- Task objective: Word for word, copy all of the entries.

### The data

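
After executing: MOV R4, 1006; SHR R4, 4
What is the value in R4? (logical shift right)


Register state trace:
  MOV R4, 1006  → R4 = 1006
  SHR R4, 4  → R4 = 1006 >> 4 = 1006 // 2^4 = 62
Final: R4 = 62

62


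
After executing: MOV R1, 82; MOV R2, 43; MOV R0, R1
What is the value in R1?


Register state trace:
  MOV R1, 82  → R1 = 82
  MOV R2, 43  → R2 = 43
  MOV R0, R1  → R0 = 82
Final: R1 = 82

82


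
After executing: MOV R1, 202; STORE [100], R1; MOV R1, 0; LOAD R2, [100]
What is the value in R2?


Register and memory trace:
  MOV R1, 202  → R1 = 202
  STORE [100], R1  → mem[100] = 202
  MOV R1, 0  → R1 = 0
  LOAD R2, [100]  → R2 = mem[100] = 202
Final: R2 = 202

202


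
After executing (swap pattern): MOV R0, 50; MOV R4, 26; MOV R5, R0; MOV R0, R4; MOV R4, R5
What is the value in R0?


Register state trace (swap pattern):
  MOV R0, 50  → R0 = 50
  MOV R4, 26  → R4 = 26
  MOV R5, R0  → R5 = 50  (save R0)
  MOV R0, R4  → R0 = 26  (R0 gets R4's value)
  MOV R4, R5  → R4 = 50  (R4 gets saved value)
Final: R0 = 26

26


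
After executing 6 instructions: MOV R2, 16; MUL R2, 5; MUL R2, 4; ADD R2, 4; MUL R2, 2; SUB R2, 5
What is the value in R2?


Register state trace:
  MOV R2, 16  → R2 = 16
  MUL R2, 5  → R2 = 16 * 5 = 80
  MUL R2, 4  → R2 = 80 * 4 = 320
  ADD R2, 4  → R2 = 320 + 4 = 324
  MUL R2, 2  → R2 = 324 * 2 = 648
  SUB R2, 5  → R2 = 648 - 5 = 643
Final: R2 = 643

643


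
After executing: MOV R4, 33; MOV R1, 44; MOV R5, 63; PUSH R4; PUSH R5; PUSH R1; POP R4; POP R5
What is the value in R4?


Stack trace (top is rightmost):
  MOV R4, 33  → R4 = 33
  MOV R1, 44  → R1 = 44
  MOV R5, 63  → R5 = 63
  PUSH R4  → stack: [33]
  PUSH R5  → stack: [33, 63]
  PUSH R1  → stack: [33, 63, 44]
  POP R4  → R4 = 44, stack: [33, 63]
  POP R5  → R5 = 63, stack: [33]
Final: R4 = 44

44


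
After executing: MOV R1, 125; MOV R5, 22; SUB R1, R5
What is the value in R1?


Register state trace:
  MOV R1, 125  → R1 = 125
  MOV R5, 22  → R5 = 22
  SUB R1, R5  → R1 = 125 - 22 = 103
Final: R1 = 103

103


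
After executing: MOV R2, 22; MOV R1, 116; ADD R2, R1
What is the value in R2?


Register state trace:
  MOV R2, 22  → R2 = 22
  MOV R1, 116  → R1 = 116
  ADD R2, R1  → R2 = 22 + 116 = 138
Final: R2 = 138

138


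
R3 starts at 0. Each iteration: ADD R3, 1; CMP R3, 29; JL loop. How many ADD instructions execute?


Loop trace (R3 starts at 0, target 29, step 1):
  ADD #1: R3 = 0 + 1 = 1  → 1 < 29, loop
  ADD #2: R3 = 1 + 1 = 2  → 2 < 29, loop
  ADD #3: R3 = 2 + 1 = 3  → 3 < 29, loop
  ADD #4: R3 = 3 + 1 = 4  → 4 < 29, loop
  ADD #5: R3 = 4 + 1 = 5  → 5 < 29, loop
  ADD #6: R3 = 5 + 1 = 6  → 6 < 29, loop
  ADD #7: R3 = 6 + 1 = 7  → 7 < 29, loop
  ADD #8: R3 = 7 + 1 = 8  → 8 < 29, loop
  ADD #9: R3 = 8 + 1 = 9  → 9 < 29, loop
  ADD #10: R3 = 9 + 1 = 10  → 10 < 29, loop
  ADD #11: R3 = 10 + 1 = 11  → 11 < 29, loop
  ADD #12: R3 = 11 + 1 = 12  → 12 < 29, loop
  ADD #13: R3 = 12 + 1 = 13  → 13 < 29, loop
  ADD #14: R3 = 13 + 1 = 14  → 14 < 29, loop
  ADD #15: R3 = 14 + 1 = 15  → 15 < 29, loop
  ADD #16: R3 = 15 + 1 = 16  → 16 < 29, loop
  ADD #17: R3 = 16 + 1 = 17  → 17 < 29, loop
  ADD #18: R3 = 17 + 1 = 18  → 18 < 29, loop
  ADD #19: R3 = 18 + 1 = 19  → 19 < 29, loop
  ADD #20: R3 = 19 + 1 = 20  → 20 < 29, loop
  ADD #21: R3 = 20 + 1 = 21  → 21 < 29, loop
  ADD #22: R3 = 21 + 1 = 22  → 22 < 29, loop
  ADD #23: R3 = 22 + 1 = 23  → 23 < 29, loop
  ADD #24: R3 = 23 + 1 = 24  → 24 < 29, loop
  ADD #25: R3 = 24 + 1 = 25  → 25 < 29, loop
  ADD #26: R3 = 25 + 1 = 26  → 26 < 29, loop
  ADD #27: R3 = 26 + 1 = 27  → 27 < 29, loop
  ADD #28: R3 = 27 + 1 = 28  → 28 < 29, loop
  ADD #29: R3 = 28 + 1 = 29  → 29 >= 29, exit
Total ADD instructions: 29

29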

######

- Solution to the exercise:
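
After executing: MOV R4, 1006; SHR R4, 4
What is the value in R4? (logical shift right)


Register state trace:
  MOV R4, 1006  → R4 = 1006
  SHR R4, 4  → R4 = 1006 >> 4 = 1006 // 2^4 = 62
Final: R4 = 62

62


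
After executing: MOV R1, 82; MOV R2, 43; MOV R0, R1
What is the value in R1?


Register state trace:
  MOV R1, 82  → R1 = 82
  MOV R2, 43  → R2 = 43
  MOV R0, R1  → R0 = 82
Final: R1 = 82

82


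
After executing: MOV R1, 202; STORE [100], R1; MOV R1, 0; LOAD R2, [100]
What is the value in R2?


Register and memory trace:
  MOV R1, 202  → R1 = 202
  STORE [100], R1  → mem[100] = 202
  MOV R1, 0  → R1 = 0
  LOAD R2, [100]  → R2 = mem[100] = 202
Final: R2 = 202

202


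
After executing (swap pattern): MOV R0, 50; MOV R4, 26; MOV R5, R0; MOV R0, R4; MOV R4, R5
What is the value in R0?


Register state trace (swap pattern):
  MOV R0, 50  → R0 = 50
  MOV R4, 26  → R4 = 26
  MOV R5, R0  → R5 = 50  (save R0)
  MOV R0, R4  → R0 = 26  (R0 gets R4's value)
  MOV R4, R5  → R4 = 50  (R4 gets saved value)
Final: R0 = 26

26


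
After executing 6 instructions: MOV R2, 16; MUL R2, 5; MUL R2, 4; ADD R2, 4; MUL R2, 2; SUB R2, 5
What is the value in R2?


Register state trace:
  MOV R2, 16  → R2 = 16
  MUL R2, 5  → R2 = 16 * 5 = 80
  MUL R2, 4  → R2 = 80 * 4 = 320
  ADD R2, 4  → R2 = 320 + 4 = 324
  MUL R2, 2  → R2 = 324 * 2 = 648
  SUB R2, 5  → R2 = 648 - 5 = 643
Final: R2 = 643

643


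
After executing: MOV R4, 33; MOV R1, 44; MOV R5, 63; PUSH R4; PUSH R5; PUSH R1; POP R4; POP R5
What is the value in R4?


Stack trace (top is rightmost):
  MOV R4, 33  → R4 = 33
  MOV R1, 44  → R1 = 44
  MOV R5, 63  → R5 = 63
  PUSH R4  → stack: [33]
  PUSH R5  → stack: [33, 63]
  PUSH R1  → stack: [33, 63, 44]
  POP R4  → R4 = 44, stack: [33, 63]
  POP R5  → R5 = 63, stack: [33]
Final: R4 = 44

44


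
After executing: MOV R1, 125; MOV R5, 22; SUB R1, R5
What is the value in R1?


Register state trace:
  MOV R1, 125  → R1 = 125
  MOV R5, 22  → R5 = 22
  SUB R1, R5  → R1 = 125 - 22 = 103
Final: R1 = 103

103


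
After executing: MOV R2, 22; MOV R1, 116; ADD R2, R1
What is the value in R2?


Register state trace:
  MOV R2, 22  → R2 = 22
  MOV R1, 116  → R1 = 116
  ADD R2, R1  → R2 = 22 + 116 = 138
Final: R2 = 138

138


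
R3 starts at 0. Each iteration: ADD R3, 1; CMP R3, 29; JL loop. How many ADD instructions execute?


Loop trace (R3 starts at 0, target 29, step 1):
  ADD #1: R3 = 0 + 1 = 1  → 1 < 29, loop
  ADD #2: R3 = 1 + 1 = 2  → 2 < 29, loop
  ADD #3: R3 = 2 + 1 = 3  → 3 < 29, loop
  ADD #4: R3 = 3 + 1 = 4  → 4 < 29, loop
  ADD #5: R3 = 4 + 1 = 5  → 5 < 29, loop
  ADD #6: R3 = 5 + 1 = 6  → 6 < 29, loop
  ADD #7: R3 = 6 + 1 = 7  → 7 < 29, loop
  ADD #8: R3 = 7 + 1 = 8  → 8 < 29, loop
  ADD #9: R3 = 8 + 1 = 9  → 9 < 29, loop
  ADD #10: R3 = 9 + 1 = 10  → 10 < 29, loop
  ADD #11: R3 = 10 + 1 = 11  → 11 < 29, loop
  ADD #12: R3 = 11 + 1 = 12  → 12 < 29, loop
  ADD #13: R3 = 12 + 1 = 13  → 13 < 29, loop
  ADD #14: R3 = 13 + 1 = 14  → 14 < 29, loop
  ADD #15: R3 = 14 + 1 = 15  → 15 < 29, loop
  ADD #16: R3 = 15 + 1 = 16  → 16 < 29, loop
  ADD #17: R3 = 16 + 1 = 17  → 17 < 29, loop
  ADD #18: R3 = 17 + 1 = 18  → 18 < 29, loop
  ADD #19: R3 = 18 + 1 = 19  → 19 < 29, loop
  ADD #20: R3 = 19 + 1 = 20  → 20 < 29, loop
  ADD #21: R3 = 20 + 1 = 21  → 21 < 29, loop
  ADD #22: R3 = 21 + 1 = 22  → 22 < 29, loop
  ADD #23: R3 = 22 + 1 = 23  → 23 < 29, loop
  ADD #24: R3 = 23 + 1 = 24  → 24 < 29, loop
  ADD #25: R3 = 24 + 1 = 25  → 25 < 29, loop
  ADD #26: R3 = 25 + 1 = 26  → 26 < 29, loop
  ADD #27: R3 = 26 + 1 = 27  → 27 < 29, loop
  ADD #28: R3 = 27 + 1 = 28  → 28 < 29, loop
  ADD #29: R3 = 28 + 1 = 29  → 29 >= 29, exit
Total ADD instructions: 29

29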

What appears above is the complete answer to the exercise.